### Prompt
Would you please return the lines of the material that contain the word "larger"?
***
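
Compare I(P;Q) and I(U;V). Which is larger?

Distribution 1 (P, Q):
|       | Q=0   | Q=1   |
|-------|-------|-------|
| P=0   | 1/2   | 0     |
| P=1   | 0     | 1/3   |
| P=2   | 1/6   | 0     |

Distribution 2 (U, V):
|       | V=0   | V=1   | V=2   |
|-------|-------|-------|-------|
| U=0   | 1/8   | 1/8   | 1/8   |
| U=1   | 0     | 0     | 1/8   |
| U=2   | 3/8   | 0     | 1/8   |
Distribution 1 (P, Q):
Marginal P(P) (row sums):
  P(P=0) = 1/2 + 0 = 1/2
  P(P=1) = 0 + 1/3 = 1/3
  P(P=2) = 1/6 + 0 = 1/6
Marginal P(Q) (column sums):
  P(Q=0) = 1/2 + 0 + 1/6 = 2/3
  P(Q=1) = 0 + 1/3 + 0 = 1/3

H(P) = -[(1/2)·log₂(1/2) + (1/3)·log₂(1/3) + (1/6)·log₂(1/6)]
  = 0.5000 + 0.5283 + 0.4308
  = 1.4591 bits
H(Q) = -[(2/3)·log₂(2/3) + (1/3)·log₂(1/3)]
  = 0.3900 + 0.5283
  = 0.9183 bits
H(P,Q) = -[(1/2)·log₂(1/2) + (1/3)·log₂(1/3) + (1/6)·log₂(1/6)]
  = 0.5000 + 0.5283 + 0.4308
  = 1.4591 bits

I(P;Q) = H(P) + H(Q) - H(P,Q)
  = 1.4591 + 0.9183 - 1.4591
  = 0.9183 bits

Distribution 2 (U, V):
Marginal P(U) (row sums):
  P(U=0) = 1/8 + 1/8 + 1/8 = 3/8
  P(U=1) = 0 + 0 + 1/8 = 1/8
  P(U=2) = 3/8 + 0 + 1/8 = 1/2
Marginal P(V) (column sums):
  P(V=0) = 1/8 + 0 + 3/8 = 1/2
  P(V=1) = 1/8 + 0 + 0 = 1/8
  P(V=2) = 1/8 + 1/8 + 1/8 = 3/8

H(U) = -[(3/8)·log₂(3/8) + (1/8)·log₂(1/8) + (1/2)·log₂(1/2)]
  = 0.5306 + 0.3750 + 0.5000
  = 1.4056 bits
H(V) = -[(1/2)·log₂(1/2) + (1/8)·log₂(1/8) + (3/8)·log₂(3/8)]
  = 0.5000 + 0.3750 + 0.5306
  = 1.4056 bits
H(U,V) = -[(1/8)·log₂(1/8) + (1/8)·log₂(1/8) + (1/8)·log₂(1/8) + (1/8)·log₂(1/8) + (3/8)·log₂(3/8) + (1/8)·log₂(1/8)]
  = 0.3750 + 0.3750 + 0.3750 + 0.3750 + 0.5306 + 0.3750
  = 2.4056 bits

I(U;V) = H(U) + H(V) - H(U,V)
  = 1.4056 + 1.4056 - 2.4056
  = 0.4056 bits

I(P;Q) = 0.9183 bits > I(U;V) = 0.4056 bits, so (P, Q) has the higher mutual information (stronger dependence).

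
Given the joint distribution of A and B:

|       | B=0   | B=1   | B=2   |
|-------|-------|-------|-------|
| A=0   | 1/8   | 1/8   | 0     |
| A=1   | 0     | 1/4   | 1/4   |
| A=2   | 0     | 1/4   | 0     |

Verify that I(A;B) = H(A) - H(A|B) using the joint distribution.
Left side, from I(A;B) = H(A) + H(B) - H(A,B):
Marginal P(A) (row sums):
  P(A=0) = 1/8 + 1/8 + 0 = 1/4
  P(A=1) = 0 + 1/4 + 1/4 = 1/2
  P(A=2) = 0 + 1/4 + 0 = 1/4
Marginal P(B) (column sums):
  P(B=0) = 1/8 + 0 + 0 = 1/8
  P(B=1) = 1/8 + 1/4 + 1/4 = 5/8
  P(B=2) = 0 + 1/4 + 0 = 1/4

H(A) = -[(1/4)·log₂(1/4) + (1/2)·log₂(1/2) + (1/4)·log₂(1/4)]
  = 0.5000 + 0.5000 + 0.5000
  = 1.5000 bits
H(B) = -[(1/8)·log₂(1/8) + (5/8)·log₂(5/8) + (1/4)·log₂(1/4)]
  = 0.3750 + 0.4238 + 0.5000
  = 1.2988 bits
H(A,B) = -[(1/8)·log₂(1/8) + (1/8)·log₂(1/8) + (1/4)·log₂(1/4) + (1/4)·log₂(1/4) + (1/4)·log₂(1/4)]
  = 0.3750 + 0.3750 + 0.5000 + 0.5000 + 0.5000
  = 2.2500 bits

I(A;B) = H(A) + H(B) - H(A,B)
  = 1.5000 + 1.2988 - 2.2500
  = 0.5488 bits

Right side, with H(A|B) computed directly from the conditional probabilities:
H(A|B) = -Σ P(A,B)·log₂ P(A|B), where P(A|B) = P(A,B) / P(B)
  (cells with P(A,B) = 0 contribute 0)
  (A=0,B=0): P(A|B) = (1/8)/(1/8) = 1;  -(1/8)·log₂(1) = 0.0000
  (A=0,B=1): P(A|B) = (1/8)/(5/8) = 1/5;  -(1/8)·log₂(1/5) = 0.2902
  (A=1,B=1): P(A|B) = (1/4)/(5/8) = 2/5;  -(1/4)·log₂(2/5) = 0.3305
  (A=1,B=2): P(A|B) = (1/4)/(1/4) = 1;  -(1/4)·log₂(1) = 0.0000
  (A=2,B=1): P(A|B) = (1/4)/(5/8) = 2/5;  -(1/4)·log₂(2/5) = 0.3305
H(A|B) = 0.0000 + 0.2902 + 0.3305 + 0.0000 + 0.3305
  = 0.9512 bits
H(A) - H(A|B) = 1.5000 - 0.9512 = 0.5488 bits

Both sides equal 0.5488 bits, so I(A;B) = H(A) - H(A|B) ✓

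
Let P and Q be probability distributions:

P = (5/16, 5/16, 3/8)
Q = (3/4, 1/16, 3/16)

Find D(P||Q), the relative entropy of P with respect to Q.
D(P||Q) = Σ P(i) log₂(P(i)/Q(i))
  i=0: (5/16) × log₂((5/16)/(3/4)) = (5/16) × log₂(5/12) = -0.3947
  i=1: (5/16) × log₂((5/16)/(1/16)) = (5/16) × log₂(5) = 0.7256
  i=2: (3/8) × log₂((3/8)/(3/16)) = (3/8) × log₂(2) = 0.3750
D(P||Q) = -0.3947 + 0.7256 + 0.3750
  = 0.7059 bits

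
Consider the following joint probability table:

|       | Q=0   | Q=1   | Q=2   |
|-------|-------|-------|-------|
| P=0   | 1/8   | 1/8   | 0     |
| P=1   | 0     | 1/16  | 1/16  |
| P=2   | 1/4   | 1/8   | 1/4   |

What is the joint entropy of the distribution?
H(P,Q) = -Σ P(P,Q) log₂ P(P,Q), summed over the non-zero cells:
H(P,Q) = -[(1/8)·log₂(1/8) + (1/8)·log₂(1/8) + (1/16)·log₂(1/16) + (1/16)·log₂(1/16) + (1/4)·log₂(1/4) + (1/8)·log₂(1/8) + (1/4)·log₂(1/4)]
  = 0.3750 + 0.3750 + 0.2500 + 0.2500 + 0.5000 + 0.3750 + 0.5000
  = 2.6250 bits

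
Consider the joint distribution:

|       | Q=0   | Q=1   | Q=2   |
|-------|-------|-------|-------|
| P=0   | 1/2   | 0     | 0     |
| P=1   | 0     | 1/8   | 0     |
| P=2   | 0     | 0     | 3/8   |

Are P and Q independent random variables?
Marginal P(P) (row sums):
  P(P=0) = 1/2 + 0 + 0 = 1/2
  P(P=1) = 0 + 1/8 + 0 = 1/8
  P(P=2) = 0 + 0 + 3/8 = 3/8
Marginal P(Q) (column sums):
  P(Q=0) = 1/2 + 0 + 0 = 1/2
  P(Q=1) = 0 + 1/8 + 0 = 1/8
  P(Q=2) = 0 + 0 + 3/8 = 3/8

P and Q are independent iff P(P=i,Q=j) = P(P=i)·P(Q=j) for every cell.
  P(P=0)·P(Q=0) = 1/2 × 1/2 = 1/4, but P(P=0,Q=0) = 1/2 ✗

No, P and Q are not independent. Quantitatively, I(P;Q) > 0:

H(P) = -[(1/2)·log₂(1/2) + (1/8)·log₂(1/8) + (3/8)·log₂(3/8)]
  = 0.5000 + 0.3750 + 0.5306
  = 1.4056 bits
H(Q) = -[(1/2)·log₂(1/2) + (1/8)·log₂(1/8) + (3/8)·log₂(3/8)]
  = 0.5000 + 0.3750 + 0.5306
  = 1.4056 bits
H(P,Q) = -[(1/2)·log₂(1/2) + (1/8)·log₂(1/8) + (3/8)·log₂(3/8)]
  = 0.5000 + 0.3750 + 0.5306
  = 1.4056 bits
I(P;Q) = H(P) + H(Q) - H(P,Q) = 1.4056 + 1.4056 - 1.4056 = 1.4056 bits > 0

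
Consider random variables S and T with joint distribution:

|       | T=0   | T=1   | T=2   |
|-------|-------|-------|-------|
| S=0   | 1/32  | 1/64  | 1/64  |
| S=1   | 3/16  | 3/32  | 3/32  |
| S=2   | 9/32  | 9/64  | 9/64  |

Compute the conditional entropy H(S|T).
Marginal P(T) (column sums):
  P(T=0) = 1/32 + 3/16 + 9/32 = 1/2
  P(T=1) = 1/64 + 3/32 + 9/64 = 1/4
  P(T=2) = 1/64 + 3/32 + 9/64 = 1/4

H(S|T) = -Σ P(S,T)·log₂ P(S|T), where P(S|T) = P(S,T) / P(T)
  (S=0,T=0): P(S|T) = (1/32)/(1/2) = 1/16;  -(1/32)·log₂(1/16) = 0.1250
  (S=0,T=1): P(S|T) = (1/64)/(1/4) = 1/16;  -(1/64)·log₂(1/16) = 0.0625
  (S=0,T=2): P(S|T) = (1/64)/(1/4) = 1/16;  -(1/64)·log₂(1/16) = 0.0625
  (S=1,T=0): P(S|T) = (3/16)/(1/2) = 3/8;  -(3/16)·log₂(3/8) = 0.2653
  (S=1,T=1): P(S|T) = (3/32)/(1/4) = 3/8;  -(3/32)·log₂(3/8) = 0.1327
  (S=1,T=2): P(S|T) = (3/32)/(1/4) = 3/8;  -(3/32)·log₂(3/8) = 0.1327
  (S=2,T=0): P(S|T) = (9/32)/(1/2) = 9/16;  -(9/32)·log₂(9/16) = 0.2335
  (S=2,T=1): P(S|T) = (9/64)/(1/4) = 9/16;  -(9/64)·log₂(9/16) = 0.1167
  (S=2,T=2): P(S|T) = (9/64)/(1/4) = 9/16;  -(9/64)·log₂(9/16) = 0.1167
H(S|T) = 0.1250 + 0.0625 + 0.0625 + 0.2653 + 0.1327 + 0.1327 + 0.2335 + 0.1167 + 0.1167
  = 1.2476 bits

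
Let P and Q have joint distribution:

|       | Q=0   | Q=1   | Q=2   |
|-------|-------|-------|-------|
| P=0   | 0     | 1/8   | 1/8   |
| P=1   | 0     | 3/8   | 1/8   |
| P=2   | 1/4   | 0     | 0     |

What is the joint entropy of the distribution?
H(P,Q) = -Σ P(P,Q) log₂ P(P,Q), summed over the non-zero cells:
H(P,Q) = -[(1/8)·log₂(1/8) + (1/8)·log₂(1/8) + (3/8)·log₂(3/8) + (1/8)·log₂(1/8) + (1/4)·log₂(1/4)]
  = 0.3750 + 0.3750 + 0.5306 + 0.3750 + 0.5000
  = 2.1556 bits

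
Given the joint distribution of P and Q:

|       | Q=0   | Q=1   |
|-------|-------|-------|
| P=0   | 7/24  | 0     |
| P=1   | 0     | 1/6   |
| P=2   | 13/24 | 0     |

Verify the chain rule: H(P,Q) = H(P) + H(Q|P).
Left side:
H(P,Q) = -[(7/24)·log₂(7/24) + (1/6)·log₂(1/6) + (13/24)·log₂(13/24)]
  = 0.5185 + 0.4308 + 0.4791
  = 1.4284 bits

Right side:
Marginal P(P) (row sums):
  P(P=0) = 7/24 + 0 = 7/24
  P(P=1) = 0 + 1/6 = 1/6
  P(P=2) = 13/24 + 0 = 13/24
H(P) = -[(7/24)·log₂(7/24) + (1/6)·log₂(1/6) + (13/24)·log₂(13/24)]
  = 0.5185 + 0.4308 + 0.4791
  = 1.4284 bits
H(Q|P) = -Σ P(P,Q)·log₂ P(Q|P), where P(Q|P) = P(P,Q) / P(P)
  (cells with P(P,Q) = 0 contribute 0)
  (P=0,Q=0): P(Q|P) = (7/24)/(7/24) = 1;  -(7/24)·log₂(1) = 0.0000
  (P=1,Q=1): P(Q|P) = (1/6)/(1/6) = 1;  -(1/6)·log₂(1) = 0.0000
  (P=2,Q=0): P(Q|P) = (13/24)/(13/24) = 1;  -(13/24)·log₂(1) = 0.0000
H(Q|P) = 0.0000 + 0.0000 + 0.0000
  = 0.0000 bits
H(P) + H(Q|P) = 1.4284 + 0.0000 = 1.4284 bits

Both sides equal 1.4284 bits, so the chain rule holds ✓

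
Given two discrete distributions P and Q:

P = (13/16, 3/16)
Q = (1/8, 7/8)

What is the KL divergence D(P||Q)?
D(P||Q) = Σ P(i) log₂(P(i)/Q(i))
  i=0: (13/16) × log₂((13/16)/(1/8)) = (13/16) × log₂(13/2) = 2.1941
  i=1: (3/16) × log₂((3/16)/(7/8)) = (3/16) × log₂(3/14) = -0.4167
D(P||Q) = 2.1941 - 0.4167
  = 1.7774 bits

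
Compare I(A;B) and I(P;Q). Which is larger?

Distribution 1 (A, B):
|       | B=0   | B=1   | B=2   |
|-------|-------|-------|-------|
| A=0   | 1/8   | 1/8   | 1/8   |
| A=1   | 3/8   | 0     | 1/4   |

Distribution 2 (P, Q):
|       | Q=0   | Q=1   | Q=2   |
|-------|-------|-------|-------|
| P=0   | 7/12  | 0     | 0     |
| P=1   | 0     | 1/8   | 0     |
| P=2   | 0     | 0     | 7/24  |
Distribution 1 (A, B):
Marginal P(A) (row sums):
  P(A=0) = 1/8 + 1/8 + 1/8 = 3/8
  P(A=1) = 3/8 + 0 + 1/4 = 5/8
Marginal P(B) (column sums):
  P(B=0) = 1/8 + 3/8 = 1/2
  P(B=1) = 1/8 + 0 = 1/8
  P(B=2) = 1/8 + 1/4 = 3/8

H(A) = -[(3/8)·log₂(3/8) + (5/8)·log₂(5/8)]
  = 0.5306 + 0.4238
  = 0.9544 bits
H(B) = -[(1/2)·log₂(1/2) + (1/8)·log₂(1/8) + (3/8)·log₂(3/8)]
  = 0.5000 + 0.3750 + 0.5306
  = 1.4056 bits
H(A,B) = -[(1/8)·log₂(1/8) + (1/8)·log₂(1/8) + (1/8)·log₂(1/8) + (3/8)·log₂(3/8) + (1/4)·log₂(1/4)]
  = 0.3750 + 0.3750 + 0.3750 + 0.5306 + 0.5000
  = 2.1556 bits

I(A;B) = H(A) + H(B) - H(A,B)
  = 0.9544 + 1.4056 - 2.1556
  = 0.2044 bits

Distribution 2 (P, Q):
Marginal P(P) (row sums):
  P(P=0) = 7/12 + 0 + 0 = 7/12
  P(P=1) = 0 + 1/8 + 0 = 1/8
  P(P=2) = 0 + 0 + 7/24 = 7/24
Marginal P(Q) (column sums):
  P(Q=0) = 7/12 + 0 + 0 = 7/12
  P(Q=1) = 0 + 1/8 + 0 = 1/8
  P(Q=2) = 0 + 0 + 7/24 = 7/24

H(P) = -[(7/12)·log₂(7/12) + (1/8)·log₂(1/8) + (7/24)·log₂(7/24)]
  = 0.4536 + 0.3750 + 0.5185
  = 1.3471 bits
H(Q) = -[(7/12)·log₂(7/12) + (1/8)·log₂(1/8) + (7/24)·log₂(7/24)]
  = 0.4536 + 0.3750 + 0.5185
  = 1.3471 bits
H(P,Q) = -[(7/12)·log₂(7/12) + (1/8)·log₂(1/8) + (7/24)·log₂(7/24)]
  = 0.4536 + 0.3750 + 0.5185
  = 1.3471 bits

I(P;Q) = H(P) + H(Q) - H(P,Q)
  = 1.3471 + 1.3471 - 1.3471
  = 1.3471 bits

I(P;Q) = 1.3471 bits > I(A;B) = 0.2044 bits, so (P, Q) has the higher mutual information (stronger dependence).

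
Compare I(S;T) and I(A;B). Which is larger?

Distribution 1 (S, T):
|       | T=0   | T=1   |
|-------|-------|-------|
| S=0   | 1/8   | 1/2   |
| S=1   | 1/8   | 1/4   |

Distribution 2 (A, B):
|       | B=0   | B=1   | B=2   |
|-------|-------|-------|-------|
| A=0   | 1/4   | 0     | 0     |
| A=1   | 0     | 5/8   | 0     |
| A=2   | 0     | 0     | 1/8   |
Distribution 1 (S, T):
Marginal P(S) (row sums):
  P(S=0) = 1/8 + 1/2 = 5/8
  P(S=1) = 1/8 + 1/4 = 3/8
Marginal P(T) (column sums):
  P(T=0) = 1/8 + 1/8 = 1/4
  P(T=1) = 1/2 + 1/4 = 3/4

H(S) = -[(5/8)·log₂(5/8) + (3/8)·log₂(3/8)]
  = 0.4238 + 0.5306
  = 0.9544 bits
H(T) = -[(1/4)·log₂(1/4) + (3/4)·log₂(3/4)]
  = 0.5000 + 0.3113
  = 0.8113 bits
H(S,T) = -[(1/8)·log₂(1/8) + (1/2)·log₂(1/2) + (1/8)·log₂(1/8) + (1/4)·log₂(1/4)]
  = 0.3750 + 0.5000 + 0.3750 + 0.5000
  = 1.7500 bits

I(S;T) = H(S) + H(T) - H(S,T)
  = 0.9544 + 0.8113 - 1.7500
  = 0.0157 bits

Distribution 2 (A, B):
Marginal P(A) (row sums):
  P(A=0) = 1/4 + 0 + 0 = 1/4
  P(A=1) = 0 + 5/8 + 0 = 5/8
  P(A=2) = 0 + 0 + 1/8 = 1/8
Marginal P(B) (column sums):
  P(B=0) = 1/4 + 0 + 0 = 1/4
  P(B=1) = 0 + 5/8 + 0 = 5/8
  P(B=2) = 0 + 0 + 1/8 = 1/8

H(A) = -[(1/4)·log₂(1/4) + (5/8)·log₂(5/8) + (1/8)·log₂(1/8)]
  = 0.5000 + 0.4238 + 0.3750
  = 1.2988 bits
H(B) = -[(1/4)·log₂(1/4) + (5/8)·log₂(5/8) + (1/8)·log₂(1/8)]
  = 0.5000 + 0.4238 + 0.3750
  = 1.2988 bits
H(A,B) = -[(1/4)·log₂(1/4) + (5/8)·log₂(5/8) + (1/8)·log₂(1/8)]
  = 0.5000 + 0.4238 + 0.3750
  = 1.2988 bits

I(A;B) = H(A) + H(B) - H(A,B)
  = 1.2988 + 1.2988 - 1.2988
  = 1.2988 bits

I(A;B) = 1.2988 bits > I(S;T) = 0.0157 bits, so (A, B) has the higher mutual information (stronger dependence).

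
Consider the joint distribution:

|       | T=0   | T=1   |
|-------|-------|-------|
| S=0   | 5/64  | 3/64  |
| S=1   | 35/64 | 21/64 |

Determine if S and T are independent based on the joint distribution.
Marginal P(S) (row sums):
  P(S=0) = 5/64 + 3/64 = 1/8
  P(S=1) = 35/64 + 21/64 = 7/8
Marginal P(T) (column sums):
  P(T=0) = 5/64 + 35/64 = 5/8
  P(T=1) = 3/64 + 21/64 = 3/8

S and T are independent iff P(S=i,T=j) = P(S=i)·P(T=j) for every cell.
  P(S=0)·P(T=0) = 1/8 × 5/8 = 5/64 = P(S=0,T=0) ✓
  P(S=0)·P(T=1) = 1/8 × 3/8 = 3/64 = P(S=0,T=1) ✓
  P(S=1)·P(T=0) = 7/8 × 5/8 = 35/64 = P(S=1,T=0) ✓
  P(S=1)·P(T=1) = 7/8 × 3/8 = 21/64 = P(S=1,T=1) ✓

Yes, S and T are independent: every cell factors, so I(S;T) = 0 bits.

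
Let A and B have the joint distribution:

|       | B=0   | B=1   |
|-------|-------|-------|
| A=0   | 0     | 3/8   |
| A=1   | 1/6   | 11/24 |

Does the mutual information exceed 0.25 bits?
Marginal P(A) (row sums):
  P(A=0) = 0 + 3/8 = 3/8
  P(A=1) = 1/6 + 11/24 = 5/8
Marginal P(B) (column sums):
  P(B=0) = 0 + 1/6 = 1/6
  P(B=1) = 3/8 + 11/24 = 5/6

H(A) = -[(3/8)·log₂(3/8) + (5/8)·log₂(5/8)]
  = 0.5306 + 0.4238
  = 0.9544 bits
H(B) = -[(1/6)·log₂(1/6) + (5/6)·log₂(5/6)]
  = 0.4308 + 0.2192
  = 0.6500 bits
H(A,B) = -[(3/8)·log₂(3/8) + (1/6)·log₂(1/6) + (11/24)·log₂(11/24)]
  = 0.5306 + 0.4308 + 0.5159
  = 1.4773 bits

I(A;B) = H(A) + H(B) - H(A,B)
  = 0.9544 + 0.6500 - 1.4773
  = 0.1271 bits

No. I(A;B) = 0.1271 bits, which is ≤ 0.25 bits.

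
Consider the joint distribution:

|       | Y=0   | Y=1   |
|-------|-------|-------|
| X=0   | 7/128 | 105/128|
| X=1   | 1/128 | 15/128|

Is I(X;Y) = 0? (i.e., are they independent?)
Marginal P(X) (row sums):
  P(X=0) = 7/128 + 105/128 = 7/8
  P(X=1) = 1/128 + 15/128 = 1/8
Marginal P(Y) (column sums):
  P(Y=0) = 7/128 + 1/128 = 1/16
  P(Y=1) = 105/128 + 15/128 = 15/16

X and Y are independent iff P(X=i,Y=j) = P(X=i)·P(Y=j) for every cell.
  P(X=0)·P(Y=0) = 7/8 × 1/16 = 7/128 = P(X=0,Y=0) ✓
  P(X=0)·P(Y=1) = 7/8 × 15/16 = 105/128 = P(X=0,Y=1) ✓
  P(X=1)·P(Y=0) = 1/8 × 1/16 = 1/128 = P(X=1,Y=0) ✓
  P(X=1)·P(Y=1) = 1/8 × 15/16 = 15/128 = P(X=1,Y=1) ✓

Yes, X and Y are independent: every cell factors, so I(X;Y) = 0 bits.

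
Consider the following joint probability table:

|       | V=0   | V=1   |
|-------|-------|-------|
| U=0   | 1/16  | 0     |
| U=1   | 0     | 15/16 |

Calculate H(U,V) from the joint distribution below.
H(U,V) = -Σ P(U,V) log₂ P(U,V), summed over the non-zero cells:
H(U,V) = -[(1/16)·log₂(1/16) + (15/16)·log₂(15/16)]
  = 0.2500 + 0.0873
  = 0.3373 bits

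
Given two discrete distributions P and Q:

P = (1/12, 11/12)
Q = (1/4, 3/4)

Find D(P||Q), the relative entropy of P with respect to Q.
D(P||Q) = Σ P(i) log₂(P(i)/Q(i))
  i=0: (1/12) × log₂((1/12)/(1/4)) = (1/12) × log₂(1/3) = -0.1321
  i=1: (11/12) × log₂((11/12)/(3/4)) = (11/12) × log₂(11/9) = 0.2654
D(P||Q) = -0.1321 + 0.2654
  = 0.1333 bits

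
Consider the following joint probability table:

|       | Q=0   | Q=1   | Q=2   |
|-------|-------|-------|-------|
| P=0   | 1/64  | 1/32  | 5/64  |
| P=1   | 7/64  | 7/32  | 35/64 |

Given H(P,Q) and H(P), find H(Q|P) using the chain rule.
From the chain rule: H(P,Q) = H(P) + H(Q|P)
Therefore: H(Q|P) = H(P,Q) - H(P)

H(P,Q) = -[(1/64)·log₂(1/64) + (1/32)·log₂(1/32) + (5/64)·log₂(5/64) + (7/64)·log₂(7/64) + (7/32)·log₂(7/32) + (35/64)·log₂(35/64)]
  = 0.0938 + 0.1563 + 0.2873 + 0.3492 + 0.4796 + 0.4762
  = 1.8424 bits
Marginal P(P) (row sums):
  P(P=0) = 1/64 + 1/32 + 5/64 = 1/8
  P(P=1) = 7/64 + 7/32 + 35/64 = 7/8
H(P) = -[(1/8)·log₂(1/8) + (7/8)·log₂(7/8)]
  = 0.3750 + 0.1686
  = 0.5436 bits

H(Q|P) = 1.8424 - 0.5436 = 1.2988 bits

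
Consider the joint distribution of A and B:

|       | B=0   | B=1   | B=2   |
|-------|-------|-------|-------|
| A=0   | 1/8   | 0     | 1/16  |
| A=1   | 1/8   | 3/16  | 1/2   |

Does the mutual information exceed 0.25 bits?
Marginal P(A) (row sums):
  P(A=0) = 1/8 + 0 + 1/16 = 3/16
  P(A=1) = 1/8 + 3/16 + 1/2 = 13/16
Marginal P(B) (column sums):
  P(B=0) = 1/8 + 1/8 = 1/4
  P(B=1) = 0 + 3/16 = 3/16
  P(B=2) = 1/16 + 1/2 = 9/16

H(A) = -[(3/16)·log₂(3/16) + (13/16)·log₂(13/16)]
  = 0.4528 + 0.2434
  = 0.6962 bits
H(B) = -[(1/4)·log₂(1/4) + (3/16)·log₂(3/16) + (9/16)·log₂(9/16)]
  = 0.5000 + 0.4528 + 0.4669
  = 1.4197 bits
H(A,B) = -[(1/8)·log₂(1/8) + (1/16)·log₂(1/16) + (1/8)·log₂(1/8) + (3/16)·log₂(3/16) + (1/2)·log₂(1/2)]
  = 0.3750 + 0.2500 + 0.3750 + 0.4528 + 0.5000
  = 1.9528 bits

I(A;B) = H(A) + H(B) - H(A,B)
  = 0.6962 + 1.4197 - 1.9528
  = 0.1631 bits

No. I(A;B) = 0.1631 bits, which is ≤ 0.25 bits.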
***
### Problem solution
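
Compare I(P;Q) and I(U;V). Which is larger?
Compare I(A;B) and I(P;Q). Which is larger?
Compare I(S;T) and I(A;B). Which is larger?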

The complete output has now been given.